Content starts
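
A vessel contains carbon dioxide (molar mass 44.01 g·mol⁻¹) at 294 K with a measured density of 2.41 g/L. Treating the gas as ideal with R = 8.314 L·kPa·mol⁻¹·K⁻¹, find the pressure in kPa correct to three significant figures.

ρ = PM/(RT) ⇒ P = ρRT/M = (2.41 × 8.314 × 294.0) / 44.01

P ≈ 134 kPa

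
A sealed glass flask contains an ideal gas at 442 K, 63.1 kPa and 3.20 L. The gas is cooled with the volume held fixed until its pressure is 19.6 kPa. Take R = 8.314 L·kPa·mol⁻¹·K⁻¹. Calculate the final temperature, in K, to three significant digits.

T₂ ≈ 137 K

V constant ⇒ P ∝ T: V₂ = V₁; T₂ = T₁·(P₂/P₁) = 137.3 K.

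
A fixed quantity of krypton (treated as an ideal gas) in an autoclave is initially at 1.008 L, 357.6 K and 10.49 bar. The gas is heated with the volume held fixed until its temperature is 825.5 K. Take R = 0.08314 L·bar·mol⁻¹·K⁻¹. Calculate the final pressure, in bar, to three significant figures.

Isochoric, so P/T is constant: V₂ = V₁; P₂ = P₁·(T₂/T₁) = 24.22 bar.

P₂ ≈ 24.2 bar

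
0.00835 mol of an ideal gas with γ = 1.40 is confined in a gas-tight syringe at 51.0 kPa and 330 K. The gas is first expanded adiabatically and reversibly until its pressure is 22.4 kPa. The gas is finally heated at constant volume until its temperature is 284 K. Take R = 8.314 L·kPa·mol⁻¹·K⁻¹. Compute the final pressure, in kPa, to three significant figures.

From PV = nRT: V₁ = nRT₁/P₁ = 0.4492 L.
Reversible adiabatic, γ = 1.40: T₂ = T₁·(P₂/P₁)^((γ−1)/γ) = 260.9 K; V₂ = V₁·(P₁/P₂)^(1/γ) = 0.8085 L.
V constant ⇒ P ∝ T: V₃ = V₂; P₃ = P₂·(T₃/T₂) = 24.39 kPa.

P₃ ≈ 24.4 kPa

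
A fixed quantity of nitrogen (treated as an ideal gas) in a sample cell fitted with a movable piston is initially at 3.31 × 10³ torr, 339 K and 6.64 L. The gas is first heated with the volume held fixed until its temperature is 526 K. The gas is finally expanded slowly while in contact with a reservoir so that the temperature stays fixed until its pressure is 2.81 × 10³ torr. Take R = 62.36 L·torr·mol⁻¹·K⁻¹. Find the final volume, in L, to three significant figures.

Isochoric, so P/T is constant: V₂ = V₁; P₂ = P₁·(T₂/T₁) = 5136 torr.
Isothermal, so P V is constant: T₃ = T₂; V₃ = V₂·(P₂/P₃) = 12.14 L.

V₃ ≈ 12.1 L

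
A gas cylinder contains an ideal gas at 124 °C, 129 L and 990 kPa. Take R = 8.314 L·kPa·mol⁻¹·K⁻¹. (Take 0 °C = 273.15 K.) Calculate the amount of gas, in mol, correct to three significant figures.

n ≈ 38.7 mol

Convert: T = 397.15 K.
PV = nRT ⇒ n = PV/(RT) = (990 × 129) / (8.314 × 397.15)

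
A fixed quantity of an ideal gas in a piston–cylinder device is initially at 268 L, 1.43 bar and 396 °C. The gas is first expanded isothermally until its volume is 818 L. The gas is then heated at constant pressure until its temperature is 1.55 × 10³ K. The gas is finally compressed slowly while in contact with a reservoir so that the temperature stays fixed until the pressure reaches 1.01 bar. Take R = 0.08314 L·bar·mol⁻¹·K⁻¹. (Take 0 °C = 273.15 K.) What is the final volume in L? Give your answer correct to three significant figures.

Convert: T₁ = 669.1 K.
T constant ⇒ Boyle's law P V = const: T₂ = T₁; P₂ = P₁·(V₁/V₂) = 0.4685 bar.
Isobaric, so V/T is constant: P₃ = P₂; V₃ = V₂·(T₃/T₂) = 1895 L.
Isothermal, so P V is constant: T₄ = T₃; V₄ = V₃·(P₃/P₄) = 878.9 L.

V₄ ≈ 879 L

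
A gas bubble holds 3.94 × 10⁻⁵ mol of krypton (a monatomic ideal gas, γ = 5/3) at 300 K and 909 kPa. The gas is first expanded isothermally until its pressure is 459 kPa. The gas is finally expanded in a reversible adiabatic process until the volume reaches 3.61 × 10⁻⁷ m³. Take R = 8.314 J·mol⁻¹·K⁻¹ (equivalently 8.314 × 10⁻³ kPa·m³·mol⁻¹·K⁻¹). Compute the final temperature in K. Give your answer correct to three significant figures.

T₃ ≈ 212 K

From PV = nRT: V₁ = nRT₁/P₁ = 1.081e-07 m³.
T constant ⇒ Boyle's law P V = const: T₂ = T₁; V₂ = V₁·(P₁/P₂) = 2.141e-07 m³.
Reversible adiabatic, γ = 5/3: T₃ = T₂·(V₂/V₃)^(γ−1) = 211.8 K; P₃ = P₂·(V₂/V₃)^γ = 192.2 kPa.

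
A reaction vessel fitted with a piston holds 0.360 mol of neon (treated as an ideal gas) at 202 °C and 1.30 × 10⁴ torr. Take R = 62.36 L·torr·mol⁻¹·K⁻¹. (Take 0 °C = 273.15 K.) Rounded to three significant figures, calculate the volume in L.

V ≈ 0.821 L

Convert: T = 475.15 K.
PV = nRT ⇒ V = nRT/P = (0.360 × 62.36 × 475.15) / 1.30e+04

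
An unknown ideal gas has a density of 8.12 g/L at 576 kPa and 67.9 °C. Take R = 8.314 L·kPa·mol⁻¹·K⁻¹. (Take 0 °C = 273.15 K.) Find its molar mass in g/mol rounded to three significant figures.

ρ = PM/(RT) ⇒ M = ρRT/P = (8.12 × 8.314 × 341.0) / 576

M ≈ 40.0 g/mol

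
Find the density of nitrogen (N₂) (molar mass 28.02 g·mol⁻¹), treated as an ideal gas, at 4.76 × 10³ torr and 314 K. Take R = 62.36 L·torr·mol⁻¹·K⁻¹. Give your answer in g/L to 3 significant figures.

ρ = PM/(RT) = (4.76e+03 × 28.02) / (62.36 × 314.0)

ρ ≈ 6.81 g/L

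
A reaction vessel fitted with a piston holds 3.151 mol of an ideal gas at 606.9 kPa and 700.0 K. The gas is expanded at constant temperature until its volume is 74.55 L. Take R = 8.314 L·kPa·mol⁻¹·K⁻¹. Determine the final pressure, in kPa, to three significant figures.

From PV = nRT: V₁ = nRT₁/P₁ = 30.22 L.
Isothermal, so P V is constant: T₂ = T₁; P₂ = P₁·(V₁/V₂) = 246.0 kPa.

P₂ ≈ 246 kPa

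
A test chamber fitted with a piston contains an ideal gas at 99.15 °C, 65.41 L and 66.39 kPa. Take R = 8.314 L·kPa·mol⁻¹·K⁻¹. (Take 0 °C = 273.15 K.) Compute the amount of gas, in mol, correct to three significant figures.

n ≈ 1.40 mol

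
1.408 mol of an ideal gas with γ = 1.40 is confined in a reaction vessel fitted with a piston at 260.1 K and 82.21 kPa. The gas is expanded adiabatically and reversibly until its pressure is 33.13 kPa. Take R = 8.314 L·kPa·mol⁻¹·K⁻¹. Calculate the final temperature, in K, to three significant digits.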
Content ends
* _What you are asked to do_:
Each entry should be reproduced in the output exactly.

* _Expected answer_:
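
A vessel contains carbon dioxide (molar mass 44.01 g·mol⁻¹) at 294 K with a measured density of 2.41 g/L. Treating the gas as ideal with R = 8.314 L·kPa·mol⁻¹·K⁻¹, find the pressure in kPa correct to three significant figures.

ρ = PM/(RT) ⇒ P = ρRT/M = (2.41 × 8.314 × 294.0) / 44.01

P ≈ 134 kPa

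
A sealed glass flask contains an ideal gas at 442 K, 63.1 kPa and 3.20 L. The gas is cooled with the volume held fixed until its pressure is 19.6 kPa. Take R = 8.314 L·kPa·mol⁻¹·K⁻¹. Calculate the final temperature, in K, to three significant digits.

T₂ ≈ 137 K

V constant ⇒ P ∝ T: V₂ = V₁; T₂ = T₁·(P₂/P₁) = 137.3 K.

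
A fixed quantity of krypton (treated as an ideal gas) in an autoclave is initially at 1.008 L, 357.6 K and 10.49 bar. The gas is heated with the volume held fixed until its temperature is 825.5 K. Take R = 0.08314 L·bar·mol⁻¹·K⁻¹. Calculate the final pressure, in bar, to three significant figures.

Isochoric, so P/T is constant: V₂ = V₁; P₂ = P₁·(T₂/T₁) = 24.22 bar.

P₂ ≈ 24.2 bar

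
0.00835 mol of an ideal gas with γ = 1.40 is confined in a gas-tight syringe at 51.0 kPa and 330 K. The gas is first expanded adiabatically and reversibly until its pressure is 22.4 kPa. The gas is finally heated at constant volume until its temperature is 284 K. Take R = 8.314 L·kPa·mol⁻¹·K⁻¹. Compute the final pressure, in kPa, to three significant figures.

From PV = nRT: V₁ = nRT₁/P₁ = 0.4492 L.
Reversible adiabatic, γ = 1.40: T₂ = T₁·(P₂/P₁)^((γ−1)/γ) = 260.9 K; V₂ = V₁·(P₁/P₂)^(1/γ) = 0.8085 L.
V constant ⇒ P ∝ T: V₃ = V₂; P₃ = P₂·(T₃/T₂) = 24.39 kPa.

P₃ ≈ 24.4 kPa

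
A fixed quantity of nitrogen (treated as an ideal gas) in a sample cell fitted with a movable piston is initially at 3.31 × 10³ torr, 339 K and 6.64 L. The gas is first heated with the volume held fixed until its temperature is 526 K. The gas is finally expanded slowly while in contact with a reservoir so that the temperature stays fixed until its pressure is 2.81 × 10³ torr. Take R = 62.36 L·torr·mol⁻¹·K⁻¹. Find the final volume, in L, to three significant figures.

Isochoric, so P/T is constant: V₂ = V₁; P₂ = P₁·(T₂/T₁) = 5136 torr.
Isothermal, so P V is constant: T₃ = T₂; V₃ = V₂·(P₂/P₃) = 12.14 L.

V₃ ≈ 12.1 L

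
A gas cylinder contains an ideal gas at 124 °C, 129 L and 990 kPa. Take R = 8.314 L·kPa·mol⁻¹·K⁻¹. (Take 0 °C = 273.15 K.) Calculate the amount of gas, in mol, correct to three significant figures.

n ≈ 38.7 mol

Convert: T = 397.15 K.
PV = nRT ⇒ n = PV/(RT) = (990 × 129) / (8.314 × 397.15)

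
A fixed quantity of an ideal gas in a piston–cylinder device is initially at 268 L, 1.43 bar and 396 °C. The gas is first expanded isothermally until its volume is 818 L. The gas is then heated at constant pressure until its temperature is 1.55 × 10³ K. The gas is finally compressed slowly while in contact with a reservoir so that the temperature stays fixed until the pressure reaches 1.01 bar. Take R = 0.08314 L·bar·mol⁻¹·K⁻¹. (Take 0 °C = 273.15 K.) What is the final volume in L? Give your answer correct to three significant figures.

Convert: T₁ = 669.1 K.
T constant ⇒ Boyle's law P V = const: T₂ = T₁; P₂ = P₁·(V₁/V₂) = 0.4685 bar.
Isobaric, so V/T is constant: P₃ = P₂; V₃ = V₂·(T₃/T₂) = 1895 L.
Isothermal, so P V is constant: T₄ = T₃; V₄ = V₃·(P₃/P₄) = 878.9 L.

V₄ ≈ 879 L

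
A gas bubble holds 3.94 × 10⁻⁵ mol of krypton (a monatomic ideal gas, γ = 5/3) at 300 K and 909 kPa. The gas is first expanded isothermally until its pressure is 459 kPa. The gas is finally expanded in a reversible adiabatic process until the volume reaches 3.61 × 10⁻⁷ m³. Take R = 8.314 J·mol⁻¹·K⁻¹ (equivalently 8.314 × 10⁻³ kPa·m³·mol⁻¹·K⁻¹). Compute the final temperature in K. Give your answer correct to three significant figures.

T₃ ≈ 212 K

From PV = nRT: V₁ = nRT₁/P₁ = 1.081e-07 m³.
T constant ⇒ Boyle's law P V = const: T₂ = T₁; V₂ = V₁·(P₁/P₂) = 2.141e-07 m³.
Reversible adiabatic, γ = 5/3: T₃ = T₂·(V₂/V₃)^(γ−1) = 211.8 K; P₃ = P₂·(V₂/V₃)^γ = 192.2 kPa.

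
A reaction vessel fitted with a piston holds 0.360 mol of neon (treated as an ideal gas) at 202 °C and 1.30 × 10⁴ torr. Take R = 62.36 L·torr·mol⁻¹·K⁻¹. (Take 0 °C = 273.15 K.) Rounded to three significant figures, calculate the volume in L.

V ≈ 0.821 L

Convert: T = 475.15 K.
PV = nRT ⇒ V = nRT/P = (0.360 × 62.36 × 475.15) / 1.30e+04

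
An unknown ideal gas has a density of 8.12 g/L at 576 kPa and 67.9 °C. Take R = 8.314 L·kPa·mol⁻¹·K⁻¹. (Take 0 °C = 273.15 K.) Find its molar mass in g/mol rounded to three significant figures.

ρ = PM/(RT) ⇒ M = ρRT/P = (8.12 × 8.314 × 341.0) / 576

M ≈ 40.0 g/mol

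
Find the density of nitrogen (N₂) (molar mass 28.02 g·mol⁻¹), treated as an ideal gas, at 4.76 × 10³ torr and 314 K. Take R = 62.36 L·torr·mol⁻¹·K⁻¹. Give your answer in g/L to 3 significant figures.

ρ = PM/(RT) = (4.76e+03 × 28.02) / (62.36 × 314.0)

ρ ≈ 6.81 g/L

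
A reaction vessel fitted with a piston holds 3.151 mol of an ideal gas at 606.9 kPa and 700.0 K. The gas is expanded at constant temperature until its volume is 74.55 L. Take R = 8.314 L·kPa·mol⁻¹·K⁻¹. Determine the final pressure, in kPa, to three significant figures.

From PV = nRT: V₁ = nRT₁/P₁ = 30.22 L.
Isothermal, so P V is constant: T₂ = T₁; P₂ = P₁·(V₁/V₂) = 246.0 kPa.

P₂ ≈ 246 kPa

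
A test chamber fitted with a piston contains an ideal gas at 99.15 °C, 65.41 L and 66.39 kPa. Take R = 8.314 L·kPa·mol⁻¹·K⁻¹. (Take 0 °C = 273.15 K.) Compute the amount of gas, in mol, correct to three significant figures.

n ≈ 1.40 mol

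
1.408 mol of an ideal gas with γ = 1.40 is confined in a reaction vessel fitted with a piston at 260.1 K and 82.21 kPa. The gas is expanded adiabatically and reversibly until its pressure is 33.13 kPa. Take R = 8.314 L·kPa·mol⁻¹·K⁻¹. Calculate the final temperature, in K, to three significant digits.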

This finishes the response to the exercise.